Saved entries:
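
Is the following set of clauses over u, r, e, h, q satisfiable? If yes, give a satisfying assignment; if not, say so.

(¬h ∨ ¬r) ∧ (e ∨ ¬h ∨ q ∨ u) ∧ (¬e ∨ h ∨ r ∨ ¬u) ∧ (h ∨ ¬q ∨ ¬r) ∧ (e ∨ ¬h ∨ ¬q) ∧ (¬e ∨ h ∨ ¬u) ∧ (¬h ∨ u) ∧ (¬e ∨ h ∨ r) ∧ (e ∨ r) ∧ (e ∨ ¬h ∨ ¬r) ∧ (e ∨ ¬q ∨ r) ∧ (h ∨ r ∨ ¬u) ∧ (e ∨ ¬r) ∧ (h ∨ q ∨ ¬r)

u: True, r: False, e: True, h: True, q: False

Set u = True.
Set r = False.
  then (e ∨ r) forces e = True.
  then (h ∨ r ∨ ¬u) forces h = True.
Set q = False.
All clauses satisfied.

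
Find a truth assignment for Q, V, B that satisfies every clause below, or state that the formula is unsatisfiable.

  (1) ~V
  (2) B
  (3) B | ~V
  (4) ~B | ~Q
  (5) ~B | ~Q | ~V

Unit clause (~V) forces V = False.
Unit clause (B) forces B = True.
In (~B | ~Q) only ~Q is left, so Q = False.
Check each clause:
  (~V): ~V holds.
  (B): B holds.
  (B | ~V): B holds.
  (~B | ~Q): ~Q holds.
  (~B | ~Q | ~V): ~Q holds.
All clauses satisfied.

Q = False, V = False, B = True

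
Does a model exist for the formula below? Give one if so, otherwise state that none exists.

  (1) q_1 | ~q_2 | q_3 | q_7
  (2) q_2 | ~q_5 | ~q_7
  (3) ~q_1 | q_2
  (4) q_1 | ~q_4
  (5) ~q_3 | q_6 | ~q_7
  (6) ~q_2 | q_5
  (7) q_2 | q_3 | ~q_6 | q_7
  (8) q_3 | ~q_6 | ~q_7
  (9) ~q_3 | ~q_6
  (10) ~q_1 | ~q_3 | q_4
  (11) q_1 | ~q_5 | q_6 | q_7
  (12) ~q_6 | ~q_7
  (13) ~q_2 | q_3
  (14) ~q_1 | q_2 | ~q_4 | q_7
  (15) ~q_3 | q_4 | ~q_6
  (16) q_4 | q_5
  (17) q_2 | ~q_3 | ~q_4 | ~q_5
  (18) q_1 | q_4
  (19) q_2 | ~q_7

q_1 = True; q_2 = True; q_3 = True; q_4 = True; q_5 = True; q_6 = False; q_7 = False

Try q_1 = False:
  (q_1 | ~q_4) forces q_4 = False.
  clause (q_1 | q_4) is falsified — backtrack.
So q_1 = True.
  then (~q_1 | q_2) forces q_2 = True.
  then (~q_2 | q_5) forces q_5 = True.
  then (~q_2 | q_3) forces q_3 = True.
  then (~q_3 | ~q_6) forces q_6 = False.
  then (~q_1 | ~q_3 | q_4) forces q_4 = True.
  then (~q_3 | q_6 | ~q_7) forces q_7 = False.
All clauses satisfied.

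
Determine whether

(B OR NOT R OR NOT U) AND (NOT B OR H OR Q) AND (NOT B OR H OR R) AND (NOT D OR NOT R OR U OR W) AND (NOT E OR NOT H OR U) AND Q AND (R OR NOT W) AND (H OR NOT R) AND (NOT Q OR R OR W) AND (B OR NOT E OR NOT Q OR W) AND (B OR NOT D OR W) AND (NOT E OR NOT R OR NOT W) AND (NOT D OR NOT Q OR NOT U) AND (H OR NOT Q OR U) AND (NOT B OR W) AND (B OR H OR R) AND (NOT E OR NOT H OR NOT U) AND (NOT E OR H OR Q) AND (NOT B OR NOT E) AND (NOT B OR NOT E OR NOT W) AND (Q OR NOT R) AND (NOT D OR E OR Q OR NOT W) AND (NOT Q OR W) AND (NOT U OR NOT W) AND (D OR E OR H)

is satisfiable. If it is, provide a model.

B=F, Q=T, H=T, E=F, R=T, D=F, W=T, U=F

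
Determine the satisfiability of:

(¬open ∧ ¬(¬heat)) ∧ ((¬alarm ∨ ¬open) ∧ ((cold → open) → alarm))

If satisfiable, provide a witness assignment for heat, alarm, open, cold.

heat: True, alarm: True, open: False, cold: False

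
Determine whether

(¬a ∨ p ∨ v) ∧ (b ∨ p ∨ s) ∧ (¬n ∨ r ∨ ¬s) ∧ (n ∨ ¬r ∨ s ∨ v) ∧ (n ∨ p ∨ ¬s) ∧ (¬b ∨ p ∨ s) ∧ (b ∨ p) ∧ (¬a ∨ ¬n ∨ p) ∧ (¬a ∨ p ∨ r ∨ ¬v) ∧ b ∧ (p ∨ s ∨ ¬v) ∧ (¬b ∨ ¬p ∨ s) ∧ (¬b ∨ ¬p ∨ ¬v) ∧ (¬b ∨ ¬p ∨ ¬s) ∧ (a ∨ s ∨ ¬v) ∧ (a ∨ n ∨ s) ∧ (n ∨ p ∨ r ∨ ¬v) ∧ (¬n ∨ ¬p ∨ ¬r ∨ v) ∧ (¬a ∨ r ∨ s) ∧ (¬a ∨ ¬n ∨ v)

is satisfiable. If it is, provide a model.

Unit clause (b) forces b = True.
Set r = True.
Try p = True:
  (¬b ∨ ¬p ∨ s) forces s = True.
  clause (¬b ∨ ¬p ∨ ¬s) is falsified — backtrack.
So p = False.
  then (¬b ∨ p ∨ s) forces s = True.
  then (n ∨ p ∨ ¬s) forces n = True.
  then (¬a ∨ ¬n ∨ p) forces a = False.
Set v = True.
All clauses satisfied.

b = True, r = True, p = False, n = True, v = True, a = False, s = True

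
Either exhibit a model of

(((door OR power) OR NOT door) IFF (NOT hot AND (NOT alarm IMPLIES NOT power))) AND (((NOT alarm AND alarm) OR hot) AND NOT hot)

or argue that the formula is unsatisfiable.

No satisfying assignment exists.

Case hot = True: the conjunct NOT hot is False.
Case hot = False: the formula simplifies to (((door OR power) OR NOT door) IFF (NOT alarm IMPLIES NOT power)) AND (NOT alarm AND alarm).
  alarm = True: the conjunct NOT alarm is False.
  alarm = False: the conjunct alarm is False.
Both cases fail — unsatisfiable.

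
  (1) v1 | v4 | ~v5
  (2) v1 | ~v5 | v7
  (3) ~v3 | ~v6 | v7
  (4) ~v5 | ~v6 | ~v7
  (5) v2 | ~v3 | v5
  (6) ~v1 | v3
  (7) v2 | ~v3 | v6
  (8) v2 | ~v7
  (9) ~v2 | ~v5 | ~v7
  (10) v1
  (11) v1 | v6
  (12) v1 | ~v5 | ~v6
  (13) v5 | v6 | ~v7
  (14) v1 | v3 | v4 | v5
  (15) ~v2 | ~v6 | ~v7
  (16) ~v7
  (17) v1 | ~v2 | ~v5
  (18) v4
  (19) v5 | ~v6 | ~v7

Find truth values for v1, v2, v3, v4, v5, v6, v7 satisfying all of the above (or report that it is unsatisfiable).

v1: True; v2: True; v3: True; v4: True; v5: True; v6: False; v7: False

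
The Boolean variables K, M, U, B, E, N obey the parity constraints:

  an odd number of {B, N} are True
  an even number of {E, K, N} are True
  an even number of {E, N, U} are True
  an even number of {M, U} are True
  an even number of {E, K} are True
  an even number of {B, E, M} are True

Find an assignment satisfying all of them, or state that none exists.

Unsatisfiable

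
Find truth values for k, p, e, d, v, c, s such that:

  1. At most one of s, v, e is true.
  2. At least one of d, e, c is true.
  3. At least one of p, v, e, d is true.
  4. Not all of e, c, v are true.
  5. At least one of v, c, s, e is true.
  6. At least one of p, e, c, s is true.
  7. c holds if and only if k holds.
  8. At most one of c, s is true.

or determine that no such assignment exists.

k=T, p=T, e=T, d=T, v=F, c=T, s=F

  (1) {s, v, e}: 1 true — at most one ✓
  (2) {d, e, c}: 3 true — at least one ✓
  (3) {p, v, e, d}: 3 true — at least one ✓
  (4) {e, c, v}: 2/3 true — not all ✓
  (5) {v, c, s, e}: 2 true — at least one ✓
  (6) {p, e, c, s}: 3 true — at least one ✓
  (7) c=T, k=T — same ✓
  (8) {c, s}: 1 true — at most one ✓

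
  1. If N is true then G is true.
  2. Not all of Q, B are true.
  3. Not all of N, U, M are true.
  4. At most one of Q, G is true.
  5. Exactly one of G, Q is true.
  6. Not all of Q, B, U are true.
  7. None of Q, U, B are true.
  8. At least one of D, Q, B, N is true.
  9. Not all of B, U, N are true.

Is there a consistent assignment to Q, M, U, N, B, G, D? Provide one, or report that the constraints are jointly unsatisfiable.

Q=F, M=T, U=F, N=T, B=F, G=T, D=F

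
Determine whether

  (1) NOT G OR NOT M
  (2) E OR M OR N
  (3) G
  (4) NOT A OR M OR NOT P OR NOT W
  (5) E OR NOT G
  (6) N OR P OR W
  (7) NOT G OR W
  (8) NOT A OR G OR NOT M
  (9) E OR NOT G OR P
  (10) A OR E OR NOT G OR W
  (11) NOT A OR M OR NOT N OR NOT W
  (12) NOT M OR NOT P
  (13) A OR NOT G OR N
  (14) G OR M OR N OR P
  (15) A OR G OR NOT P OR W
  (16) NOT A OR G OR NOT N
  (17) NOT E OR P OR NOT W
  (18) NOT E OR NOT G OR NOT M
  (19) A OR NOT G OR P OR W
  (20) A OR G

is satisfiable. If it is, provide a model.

N=T; G=T; W=T; E=T; A=F; M=F; P=T

Unit clause (G) forces G = True.
In (E OR NOT G) only E is left, so E = True.
In (NOT G OR W) only W is left, so W = True.
In (NOT E OR P OR NOT W) only P is left, so P = True.
In (NOT E OR NOT G OR NOT M) only NOT M is left, so M = False.
In (NOT A OR M OR NOT P OR NOT W) only NOT A is left, so A = False.
In (A OR NOT G OR N) only N is left, so N = True.
All clauses satisfied.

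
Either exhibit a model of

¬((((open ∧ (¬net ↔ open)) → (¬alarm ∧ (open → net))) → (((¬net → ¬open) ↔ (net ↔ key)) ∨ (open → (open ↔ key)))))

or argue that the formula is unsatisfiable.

net: True, open: True, alarm: True, key: False

  ¬((((open ∧ (¬net ↔ open)) → (¬alarm ∧ (open → net))) → (((¬net → ¬open) ↔ (net ↔ key)) ∨ (open → (open ↔ key))))) = True
    ((open ∧ (¬net ↔ open)) → (¬alarm ∧ (open → net))) → (((¬net → ¬open) ↔ (net ↔ key)) ∨ (open → (open ↔ key))) = False
      (open ∧ (¬net ↔ open)) → (¬alarm ∧ (open → net)) = True
        open ∧ (¬net ↔ open) = False
          ¬net ↔ open = False
            ¬net = False
        ¬alarm ∧ (open → net) = False
          ¬alarm = False
          open → net = True
      ((¬net → ¬open) ↔ (net ↔ key)) ∨ (open → (open ↔ key)) = False
        (¬net → ¬open) ↔ (net ↔ key) = False
          ¬net → ¬open = True
            ¬net = False
            ¬open = False
          net ↔ key = False
        open → (open ↔ key) = False
          open ↔ key = False
The formula evaluates to True.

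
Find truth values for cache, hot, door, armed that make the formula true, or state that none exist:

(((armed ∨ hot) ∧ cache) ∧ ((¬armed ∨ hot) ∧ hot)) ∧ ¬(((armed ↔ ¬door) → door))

cache: True; hot: True; door: False; armed: True

  ((armed ∨ hot) ∧ cache) ∧ ((¬armed ∨ hot) ∧ hot) = True
    (armed ∨ hot) ∧ cache = True
      armed ∨ hot = True
    (¬armed ∨ hot) ∧ hot = True
      ¬armed ∨ hot = True
        ¬armed = False
  ¬(((armed ↔ ¬door) → door)) = True
    (armed ↔ ¬door) → door = False
      armed ↔ ¬door = True
        ¬door = True
Both conjuncts True, so the formula holds.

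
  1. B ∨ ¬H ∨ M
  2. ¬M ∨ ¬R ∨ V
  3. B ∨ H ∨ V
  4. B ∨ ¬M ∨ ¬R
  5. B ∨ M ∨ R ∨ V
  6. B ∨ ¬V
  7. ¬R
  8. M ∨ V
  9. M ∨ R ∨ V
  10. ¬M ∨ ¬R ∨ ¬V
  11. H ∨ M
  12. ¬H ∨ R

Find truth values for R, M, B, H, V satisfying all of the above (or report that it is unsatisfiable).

R=F; M=T; B=T; H=F; V=F

Unit clause (¬R) forces R = False.
In (¬H ∨ R) only ¬H is left, so H = False.
In (H ∨ M) only M is left, so M = True.
Try B = False:
  (B ∨ H ∨ V) forces V = True.
  clause (B ∨ ¬V) is falsified — backtrack.
So B = True.
Set V = False.
All clauses satisfied.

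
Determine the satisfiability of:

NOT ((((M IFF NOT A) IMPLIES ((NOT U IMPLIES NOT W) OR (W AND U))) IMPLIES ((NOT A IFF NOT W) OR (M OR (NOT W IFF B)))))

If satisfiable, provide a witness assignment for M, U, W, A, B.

M = False, U = False, W = False, A = True, B = False

  NOT ((((M IFF NOT A) IMPLIES ((NOT U IMPLIES NOT W) OR (W AND U))) IMPLIES ((NOT A IFF NOT W) OR (M OR (NOT W IFF B))))) = True
    ((M IFF NOT A) IMPLIES ((NOT U IMPLIES NOT W) OR (W AND U))) IMPLIES ((NOT A IFF NOT W) OR (M OR (NOT W IFF B))) = False
      (M IFF NOT A) IMPLIES ((NOT U IMPLIES NOT W) OR (W AND U)) = True
        M IFF NOT A = True
          NOT A = False
        (NOT U IMPLIES NOT W) OR (W AND U) = True
          NOT U IMPLIES NOT W = True
            NOT U = True
            NOT W = True
          W AND U = False
      (NOT A IFF NOT W) OR (M OR (NOT W IFF B)) = False
        NOT A IFF NOT W = False
          NOT A = False
          NOT W = True
        M OR (NOT W IFF B) = False
          NOT W IFF B = False
            NOT W = True
The formula evaluates to True.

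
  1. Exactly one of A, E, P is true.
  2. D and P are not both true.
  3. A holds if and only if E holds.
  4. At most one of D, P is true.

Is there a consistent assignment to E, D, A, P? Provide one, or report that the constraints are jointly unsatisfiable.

E = False, D = False, A = False, P = True

  (1) {A, E, P}: 1 true — exactly one ✓
  (2) D=F, P=T — not both ✓
  (3) A=F, E=F — same ✓
  (4) {D, P}: 1 true — at most one ✓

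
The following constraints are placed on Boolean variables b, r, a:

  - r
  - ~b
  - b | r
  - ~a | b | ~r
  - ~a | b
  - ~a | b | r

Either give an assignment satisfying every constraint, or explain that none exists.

b = False; r = True; a = False

Unit clause (r) forces r = True.
Unit clause (~b) forces b = False.
In (~a | b | ~r) only ~a is left, so a = False.
Check each clause:
  (r): r holds.
  (~b): ~b holds.
  (b | r): r holds.
  (~a | b | ~r): ~a holds.
  (~a | b): ~a holds.
  (~a | b | r): ~a holds.
All clauses satisfied.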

**ACTIVITY**. Look through the records and copy down every line that holds "Boolean".

**SOLUTION BELOW**.
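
The Boolean variables K, M, U, B, E, N obey the parity constraints:
The following constraints are placed on Boolean variables b, r, a: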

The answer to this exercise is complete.